#### Exercise instructions
Beginning at the line that contains "In a coastal", transcribe the remaining lines of the listing exactly; include the final line and omit everything before.

#### Material to process
################

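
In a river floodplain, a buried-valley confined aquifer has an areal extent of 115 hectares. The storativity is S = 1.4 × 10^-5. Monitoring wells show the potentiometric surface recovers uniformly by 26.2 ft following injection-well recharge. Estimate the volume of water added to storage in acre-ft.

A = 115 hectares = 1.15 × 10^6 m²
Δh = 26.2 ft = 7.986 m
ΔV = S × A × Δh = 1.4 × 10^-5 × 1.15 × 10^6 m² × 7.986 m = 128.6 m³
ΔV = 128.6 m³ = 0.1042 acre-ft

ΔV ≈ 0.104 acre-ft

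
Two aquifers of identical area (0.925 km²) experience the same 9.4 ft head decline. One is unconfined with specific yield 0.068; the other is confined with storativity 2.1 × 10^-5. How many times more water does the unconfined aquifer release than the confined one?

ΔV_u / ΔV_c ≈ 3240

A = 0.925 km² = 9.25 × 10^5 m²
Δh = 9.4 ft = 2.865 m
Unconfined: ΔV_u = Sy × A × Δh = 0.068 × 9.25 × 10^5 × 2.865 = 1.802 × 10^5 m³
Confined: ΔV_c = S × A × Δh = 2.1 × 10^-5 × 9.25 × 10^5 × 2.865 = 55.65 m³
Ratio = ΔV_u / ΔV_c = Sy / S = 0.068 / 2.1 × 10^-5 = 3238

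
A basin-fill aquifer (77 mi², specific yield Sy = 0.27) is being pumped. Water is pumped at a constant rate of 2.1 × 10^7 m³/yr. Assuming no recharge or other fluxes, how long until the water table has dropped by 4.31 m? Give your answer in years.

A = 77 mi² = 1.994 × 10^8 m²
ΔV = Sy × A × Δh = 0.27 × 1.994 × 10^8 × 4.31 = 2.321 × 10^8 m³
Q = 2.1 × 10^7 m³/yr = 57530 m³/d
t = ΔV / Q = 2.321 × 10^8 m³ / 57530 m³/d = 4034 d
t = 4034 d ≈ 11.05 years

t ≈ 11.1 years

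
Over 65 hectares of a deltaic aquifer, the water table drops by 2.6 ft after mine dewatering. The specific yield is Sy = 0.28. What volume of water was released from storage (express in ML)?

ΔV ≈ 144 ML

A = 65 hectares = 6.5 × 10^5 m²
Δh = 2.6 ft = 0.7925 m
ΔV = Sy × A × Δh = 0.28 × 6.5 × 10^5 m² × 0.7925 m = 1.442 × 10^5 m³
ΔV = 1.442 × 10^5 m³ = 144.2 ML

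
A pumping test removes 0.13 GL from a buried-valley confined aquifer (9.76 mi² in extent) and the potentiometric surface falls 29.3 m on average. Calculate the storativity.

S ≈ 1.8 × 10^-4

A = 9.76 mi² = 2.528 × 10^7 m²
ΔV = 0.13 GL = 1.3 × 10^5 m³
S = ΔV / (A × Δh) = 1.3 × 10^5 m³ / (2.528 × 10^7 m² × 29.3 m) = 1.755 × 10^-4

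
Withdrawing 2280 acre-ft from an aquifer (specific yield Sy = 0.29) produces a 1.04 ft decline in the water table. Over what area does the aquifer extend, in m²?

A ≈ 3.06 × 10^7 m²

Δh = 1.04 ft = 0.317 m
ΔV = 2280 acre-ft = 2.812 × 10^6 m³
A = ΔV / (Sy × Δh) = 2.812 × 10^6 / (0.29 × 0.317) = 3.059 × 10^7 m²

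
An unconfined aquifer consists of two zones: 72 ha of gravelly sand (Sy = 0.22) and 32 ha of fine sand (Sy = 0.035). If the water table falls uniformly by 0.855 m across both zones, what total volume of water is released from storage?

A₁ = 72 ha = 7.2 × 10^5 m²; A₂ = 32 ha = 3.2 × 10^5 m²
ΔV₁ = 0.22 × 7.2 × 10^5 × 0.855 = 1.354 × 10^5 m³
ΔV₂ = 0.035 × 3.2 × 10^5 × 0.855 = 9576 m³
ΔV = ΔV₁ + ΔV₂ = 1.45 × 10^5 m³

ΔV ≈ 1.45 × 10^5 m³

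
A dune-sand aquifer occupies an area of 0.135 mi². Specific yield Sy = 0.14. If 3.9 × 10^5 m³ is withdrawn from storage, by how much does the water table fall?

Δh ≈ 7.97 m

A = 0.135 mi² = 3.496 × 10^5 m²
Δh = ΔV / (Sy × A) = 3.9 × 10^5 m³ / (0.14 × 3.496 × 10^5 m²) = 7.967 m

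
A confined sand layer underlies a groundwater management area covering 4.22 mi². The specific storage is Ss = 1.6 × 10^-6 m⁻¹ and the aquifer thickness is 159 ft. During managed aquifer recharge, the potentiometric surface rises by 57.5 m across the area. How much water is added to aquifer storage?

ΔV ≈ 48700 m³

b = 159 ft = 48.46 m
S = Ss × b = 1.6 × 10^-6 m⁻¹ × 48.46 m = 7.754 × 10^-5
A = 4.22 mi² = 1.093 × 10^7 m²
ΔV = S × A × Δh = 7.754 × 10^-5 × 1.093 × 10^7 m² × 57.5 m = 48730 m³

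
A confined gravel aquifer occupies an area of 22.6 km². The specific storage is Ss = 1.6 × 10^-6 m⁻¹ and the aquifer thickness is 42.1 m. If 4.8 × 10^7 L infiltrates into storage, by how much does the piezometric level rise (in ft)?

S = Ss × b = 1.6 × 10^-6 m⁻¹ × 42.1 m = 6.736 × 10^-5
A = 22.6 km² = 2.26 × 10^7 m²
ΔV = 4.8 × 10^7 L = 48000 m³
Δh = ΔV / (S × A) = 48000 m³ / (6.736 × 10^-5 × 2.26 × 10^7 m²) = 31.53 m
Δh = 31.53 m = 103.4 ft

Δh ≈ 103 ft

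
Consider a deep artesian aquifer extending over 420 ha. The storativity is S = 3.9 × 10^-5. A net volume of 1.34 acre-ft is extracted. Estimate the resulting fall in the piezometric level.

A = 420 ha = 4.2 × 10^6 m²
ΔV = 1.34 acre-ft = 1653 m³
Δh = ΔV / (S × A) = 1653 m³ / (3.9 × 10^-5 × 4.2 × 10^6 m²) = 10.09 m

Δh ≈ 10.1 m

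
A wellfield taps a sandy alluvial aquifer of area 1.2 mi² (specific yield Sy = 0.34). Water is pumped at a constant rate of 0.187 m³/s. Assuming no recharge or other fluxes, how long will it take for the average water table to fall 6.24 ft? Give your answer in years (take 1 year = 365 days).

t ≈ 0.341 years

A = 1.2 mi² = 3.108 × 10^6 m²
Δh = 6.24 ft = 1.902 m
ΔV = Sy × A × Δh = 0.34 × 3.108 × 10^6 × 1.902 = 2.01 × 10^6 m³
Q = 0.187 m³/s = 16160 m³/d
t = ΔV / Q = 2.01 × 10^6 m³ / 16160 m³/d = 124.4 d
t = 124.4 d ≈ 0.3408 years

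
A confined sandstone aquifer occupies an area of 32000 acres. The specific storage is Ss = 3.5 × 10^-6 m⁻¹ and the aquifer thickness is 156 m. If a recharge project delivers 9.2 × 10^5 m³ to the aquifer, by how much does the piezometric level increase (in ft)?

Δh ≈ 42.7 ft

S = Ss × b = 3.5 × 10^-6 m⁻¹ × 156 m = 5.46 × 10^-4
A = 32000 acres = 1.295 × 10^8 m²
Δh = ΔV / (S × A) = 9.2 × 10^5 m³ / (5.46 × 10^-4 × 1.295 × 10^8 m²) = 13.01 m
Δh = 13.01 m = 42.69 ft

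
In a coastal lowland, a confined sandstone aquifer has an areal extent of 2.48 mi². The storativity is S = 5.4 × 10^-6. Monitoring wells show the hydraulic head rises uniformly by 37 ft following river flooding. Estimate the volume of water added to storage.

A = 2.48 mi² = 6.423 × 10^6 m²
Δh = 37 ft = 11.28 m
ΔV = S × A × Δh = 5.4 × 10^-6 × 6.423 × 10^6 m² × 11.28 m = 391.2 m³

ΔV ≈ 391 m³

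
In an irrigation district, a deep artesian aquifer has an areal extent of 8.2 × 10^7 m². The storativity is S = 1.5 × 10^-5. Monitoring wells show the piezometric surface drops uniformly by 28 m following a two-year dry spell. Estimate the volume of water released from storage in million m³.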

################

#### Reply to the task
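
In a coastal lowland, a confined sandstone aquifer has an areal extent of 2.48 mi². The storativity is S = 5.4 × 10^-6. Monitoring wells show the hydraulic head rises uniformly by 37 ft following river flooding. Estimate the volume of water added to storage.

A = 2.48 mi² = 6.423 × 10^6 m²
Δh = 37 ft = 11.28 m
ΔV = S × A × Δh = 5.4 × 10^-6 × 6.423 × 10^6 m² × 11.28 m = 391.2 m³

ΔV ≈ 391 m³

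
In an irrigation district, a deep artesian aquifer has an areal extent of 8.2 × 10^7 m². The storativity is S = 1.5 × 10^-5. Monitoring wells show the piezometric surface drops uniformly by 28 m following a two-year dry spell. Estimate the volume of water released from storage in million m³.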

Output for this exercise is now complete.